Task description >> Find every line below with the string "minus" and pick it out.

Collected data >>
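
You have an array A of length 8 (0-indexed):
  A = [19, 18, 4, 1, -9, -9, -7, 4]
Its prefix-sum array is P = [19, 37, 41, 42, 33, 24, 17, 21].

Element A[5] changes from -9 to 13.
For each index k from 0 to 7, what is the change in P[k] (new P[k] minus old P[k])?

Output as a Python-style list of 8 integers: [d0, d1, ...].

Element change: A[5] -9 -> 13, delta = 22
For k < 5: P[k] unchanged, delta_P[k] = 0
For k >= 5: P[k] shifts by exactly 22
Delta array: [0, 0, 0, 0, 0, 22, 22, 22]

Answer: [0, 0, 0, 0, 0, 22, 22, 22]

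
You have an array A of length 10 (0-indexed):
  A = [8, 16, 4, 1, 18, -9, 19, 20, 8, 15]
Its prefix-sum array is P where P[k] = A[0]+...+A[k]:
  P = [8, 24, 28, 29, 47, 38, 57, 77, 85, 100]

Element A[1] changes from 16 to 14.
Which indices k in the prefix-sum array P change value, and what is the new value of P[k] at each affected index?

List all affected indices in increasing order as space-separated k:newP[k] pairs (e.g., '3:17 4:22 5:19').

Answer: 1:22 2:26 3:27 4:45 5:36 6:55 7:75 8:83 9:98

Derivation:
P[k] = A[0] + ... + A[k]
P[k] includes A[1] iff k >= 1
Affected indices: 1, 2, ..., 9; delta = -2
  P[1]: 24 + -2 = 22
  P[2]: 28 + -2 = 26
  P[3]: 29 + -2 = 27
  P[4]: 47 + -2 = 45
  P[5]: 38 + -2 = 36
  P[6]: 57 + -2 = 55
  P[7]: 77 + -2 = 75
  P[8]: 85 + -2 = 83
  P[9]: 100 + -2 = 98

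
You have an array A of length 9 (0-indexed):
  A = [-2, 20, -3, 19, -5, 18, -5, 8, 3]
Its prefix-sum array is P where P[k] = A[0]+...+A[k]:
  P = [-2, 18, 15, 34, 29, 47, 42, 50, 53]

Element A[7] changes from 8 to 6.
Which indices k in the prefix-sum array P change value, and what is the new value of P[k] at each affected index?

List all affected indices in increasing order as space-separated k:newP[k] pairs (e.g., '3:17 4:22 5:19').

Answer: 7:48 8:51

Derivation:
P[k] = A[0] + ... + A[k]
P[k] includes A[7] iff k >= 7
Affected indices: 7, 8, ..., 8; delta = -2
  P[7]: 50 + -2 = 48
  P[8]: 53 + -2 = 51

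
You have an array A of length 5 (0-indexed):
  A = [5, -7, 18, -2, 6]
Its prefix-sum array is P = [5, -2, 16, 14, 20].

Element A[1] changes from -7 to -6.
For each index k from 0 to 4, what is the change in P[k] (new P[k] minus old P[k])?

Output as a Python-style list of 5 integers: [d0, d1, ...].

Element change: A[1] -7 -> -6, delta = 1
For k < 1: P[k] unchanged, delta_P[k] = 0
For k >= 1: P[k] shifts by exactly 1
Delta array: [0, 1, 1, 1, 1]

Answer: [0, 1, 1, 1, 1]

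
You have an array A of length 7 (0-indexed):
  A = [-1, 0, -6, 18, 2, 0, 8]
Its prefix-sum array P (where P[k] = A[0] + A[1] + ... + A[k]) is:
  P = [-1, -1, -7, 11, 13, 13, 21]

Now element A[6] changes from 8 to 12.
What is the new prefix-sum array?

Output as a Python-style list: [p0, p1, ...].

Answer: [-1, -1, -7, 11, 13, 13, 25]

Derivation:
Change: A[6] 8 -> 12, delta = 4
P[k] for k < 6: unchanged (A[6] not included)
P[k] for k >= 6: shift by delta = 4
  P[0] = -1 + 0 = -1
  P[1] = -1 + 0 = -1
  P[2] = -7 + 0 = -7
  P[3] = 11 + 0 = 11
  P[4] = 13 + 0 = 13
  P[5] = 13 + 0 = 13
  P[6] = 21 + 4 = 25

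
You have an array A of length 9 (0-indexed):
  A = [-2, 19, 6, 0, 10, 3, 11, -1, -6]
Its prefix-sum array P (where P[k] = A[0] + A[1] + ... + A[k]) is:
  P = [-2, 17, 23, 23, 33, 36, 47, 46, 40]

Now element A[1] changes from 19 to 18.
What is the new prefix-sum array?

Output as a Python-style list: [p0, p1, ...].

Answer: [-2, 16, 22, 22, 32, 35, 46, 45, 39]

Derivation:
Change: A[1] 19 -> 18, delta = -1
P[k] for k < 1: unchanged (A[1] not included)
P[k] for k >= 1: shift by delta = -1
  P[0] = -2 + 0 = -2
  P[1] = 17 + -1 = 16
  P[2] = 23 + -1 = 22
  P[3] = 23 + -1 = 22
  P[4] = 33 + -1 = 32
  P[5] = 36 + -1 = 35
  P[6] = 47 + -1 = 46
  P[7] = 46 + -1 = 45
  P[8] = 40 + -1 = 39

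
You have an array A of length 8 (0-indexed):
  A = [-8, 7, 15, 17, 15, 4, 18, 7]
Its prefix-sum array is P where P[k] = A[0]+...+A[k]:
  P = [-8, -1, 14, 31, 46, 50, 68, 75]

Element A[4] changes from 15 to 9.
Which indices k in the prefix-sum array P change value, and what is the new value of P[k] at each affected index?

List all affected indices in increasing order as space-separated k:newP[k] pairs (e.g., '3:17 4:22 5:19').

P[k] = A[0] + ... + A[k]
P[k] includes A[4] iff k >= 4
Affected indices: 4, 5, ..., 7; delta = -6
  P[4]: 46 + -6 = 40
  P[5]: 50 + -6 = 44
  P[6]: 68 + -6 = 62
  P[7]: 75 + -6 = 69

Answer: 4:40 5:44 6:62 7:69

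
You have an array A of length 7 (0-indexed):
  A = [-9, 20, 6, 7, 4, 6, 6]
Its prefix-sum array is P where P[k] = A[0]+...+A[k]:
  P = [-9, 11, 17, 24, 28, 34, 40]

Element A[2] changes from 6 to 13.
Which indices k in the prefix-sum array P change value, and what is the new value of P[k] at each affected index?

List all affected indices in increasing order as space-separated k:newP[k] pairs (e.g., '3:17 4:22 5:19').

Answer: 2:24 3:31 4:35 5:41 6:47

Derivation:
P[k] = A[0] + ... + A[k]
P[k] includes A[2] iff k >= 2
Affected indices: 2, 3, ..., 6; delta = 7
  P[2]: 17 + 7 = 24
  P[3]: 24 + 7 = 31
  P[4]: 28 + 7 = 35
  P[5]: 34 + 7 = 41
  P[6]: 40 + 7 = 47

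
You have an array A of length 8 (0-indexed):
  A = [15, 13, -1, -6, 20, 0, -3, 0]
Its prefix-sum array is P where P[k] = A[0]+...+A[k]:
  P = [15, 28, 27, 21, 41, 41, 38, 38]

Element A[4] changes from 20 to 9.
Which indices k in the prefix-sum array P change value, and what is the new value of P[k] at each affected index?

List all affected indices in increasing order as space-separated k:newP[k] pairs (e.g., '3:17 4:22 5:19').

P[k] = A[0] + ... + A[k]
P[k] includes A[4] iff k >= 4
Affected indices: 4, 5, ..., 7; delta = -11
  P[4]: 41 + -11 = 30
  P[5]: 41 + -11 = 30
  P[6]: 38 + -11 = 27
  P[7]: 38 + -11 = 27

Answer: 4:30 5:30 6:27 7:27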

Answer for the task >>
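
For each index k from 0 to 7, what is the change in P[k] (new P[k] minus old P[k])?
For each index k from 0 to 4, what is the change in P[k] (new P[k] minus old P[k])?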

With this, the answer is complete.